| Task description |
State how many lines of the records include the word "structural"; the reply is that number alone.

******

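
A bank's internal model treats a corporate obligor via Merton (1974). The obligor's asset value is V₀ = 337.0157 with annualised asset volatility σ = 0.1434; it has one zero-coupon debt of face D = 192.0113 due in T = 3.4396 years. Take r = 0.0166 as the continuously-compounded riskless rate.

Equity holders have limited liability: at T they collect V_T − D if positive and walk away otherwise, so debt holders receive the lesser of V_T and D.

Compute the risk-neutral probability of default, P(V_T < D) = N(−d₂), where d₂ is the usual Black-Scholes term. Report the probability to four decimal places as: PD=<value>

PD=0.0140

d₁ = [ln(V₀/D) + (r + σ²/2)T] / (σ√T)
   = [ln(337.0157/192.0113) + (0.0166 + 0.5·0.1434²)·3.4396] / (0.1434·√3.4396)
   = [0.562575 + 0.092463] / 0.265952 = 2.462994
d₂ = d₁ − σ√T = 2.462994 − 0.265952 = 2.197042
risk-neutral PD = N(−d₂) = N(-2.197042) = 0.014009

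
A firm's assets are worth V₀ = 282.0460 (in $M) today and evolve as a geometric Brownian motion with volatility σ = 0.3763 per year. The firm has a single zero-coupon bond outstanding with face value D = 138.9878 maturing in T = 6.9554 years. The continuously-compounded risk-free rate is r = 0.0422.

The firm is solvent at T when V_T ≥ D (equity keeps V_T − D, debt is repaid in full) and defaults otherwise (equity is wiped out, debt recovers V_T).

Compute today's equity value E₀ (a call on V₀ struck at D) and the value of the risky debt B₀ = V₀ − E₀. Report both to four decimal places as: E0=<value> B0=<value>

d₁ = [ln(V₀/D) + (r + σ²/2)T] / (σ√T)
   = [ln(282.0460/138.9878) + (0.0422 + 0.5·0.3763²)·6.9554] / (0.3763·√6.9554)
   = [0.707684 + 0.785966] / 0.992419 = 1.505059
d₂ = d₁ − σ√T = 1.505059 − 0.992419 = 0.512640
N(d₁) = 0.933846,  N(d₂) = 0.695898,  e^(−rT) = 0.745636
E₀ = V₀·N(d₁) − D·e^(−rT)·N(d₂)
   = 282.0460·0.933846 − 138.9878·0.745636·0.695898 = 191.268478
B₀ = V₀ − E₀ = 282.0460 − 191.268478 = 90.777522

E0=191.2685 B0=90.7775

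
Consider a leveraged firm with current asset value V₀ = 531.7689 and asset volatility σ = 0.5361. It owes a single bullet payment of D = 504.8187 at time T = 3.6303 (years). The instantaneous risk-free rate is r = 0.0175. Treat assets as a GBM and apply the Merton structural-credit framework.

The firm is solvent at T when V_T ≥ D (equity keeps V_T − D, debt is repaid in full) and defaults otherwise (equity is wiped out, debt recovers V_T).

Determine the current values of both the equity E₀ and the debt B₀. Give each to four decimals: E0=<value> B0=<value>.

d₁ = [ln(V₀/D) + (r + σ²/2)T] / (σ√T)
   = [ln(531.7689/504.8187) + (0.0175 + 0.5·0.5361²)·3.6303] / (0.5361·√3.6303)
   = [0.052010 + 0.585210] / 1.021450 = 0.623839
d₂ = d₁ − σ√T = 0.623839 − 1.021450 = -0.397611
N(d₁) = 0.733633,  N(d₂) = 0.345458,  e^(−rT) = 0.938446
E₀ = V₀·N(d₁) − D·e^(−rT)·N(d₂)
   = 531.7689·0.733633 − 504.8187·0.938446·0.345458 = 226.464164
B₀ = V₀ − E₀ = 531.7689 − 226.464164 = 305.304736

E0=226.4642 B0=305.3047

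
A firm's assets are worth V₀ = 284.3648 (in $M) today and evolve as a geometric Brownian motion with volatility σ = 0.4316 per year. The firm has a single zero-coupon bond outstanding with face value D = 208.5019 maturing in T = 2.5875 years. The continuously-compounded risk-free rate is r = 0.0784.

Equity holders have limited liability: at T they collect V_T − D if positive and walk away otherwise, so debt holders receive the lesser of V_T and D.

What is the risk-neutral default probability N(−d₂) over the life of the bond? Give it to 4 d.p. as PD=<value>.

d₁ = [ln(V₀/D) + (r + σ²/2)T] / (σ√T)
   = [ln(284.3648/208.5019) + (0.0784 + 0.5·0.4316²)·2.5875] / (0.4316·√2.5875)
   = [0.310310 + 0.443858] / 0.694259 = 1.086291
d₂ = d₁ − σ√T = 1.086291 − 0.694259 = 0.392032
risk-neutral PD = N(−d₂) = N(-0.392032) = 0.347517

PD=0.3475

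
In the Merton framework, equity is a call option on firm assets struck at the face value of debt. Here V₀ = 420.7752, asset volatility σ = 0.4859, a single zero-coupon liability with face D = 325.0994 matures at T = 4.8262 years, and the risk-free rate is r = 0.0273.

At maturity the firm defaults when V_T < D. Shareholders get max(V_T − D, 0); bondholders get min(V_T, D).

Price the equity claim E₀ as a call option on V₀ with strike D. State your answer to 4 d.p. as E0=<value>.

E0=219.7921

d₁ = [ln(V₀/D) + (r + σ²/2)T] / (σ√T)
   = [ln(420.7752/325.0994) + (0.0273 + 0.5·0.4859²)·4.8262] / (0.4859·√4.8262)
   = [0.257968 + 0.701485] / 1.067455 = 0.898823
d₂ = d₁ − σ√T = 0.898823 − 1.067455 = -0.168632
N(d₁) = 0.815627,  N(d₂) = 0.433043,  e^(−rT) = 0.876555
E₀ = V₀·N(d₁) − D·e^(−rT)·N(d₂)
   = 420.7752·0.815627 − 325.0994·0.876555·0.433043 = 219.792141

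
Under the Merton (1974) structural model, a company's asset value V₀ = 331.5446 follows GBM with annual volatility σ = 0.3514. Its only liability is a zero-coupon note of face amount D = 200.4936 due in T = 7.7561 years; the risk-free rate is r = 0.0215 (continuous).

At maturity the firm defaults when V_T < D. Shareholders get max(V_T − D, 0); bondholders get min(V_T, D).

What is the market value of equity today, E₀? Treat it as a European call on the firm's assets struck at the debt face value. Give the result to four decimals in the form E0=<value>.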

******

| Solution to this task |
2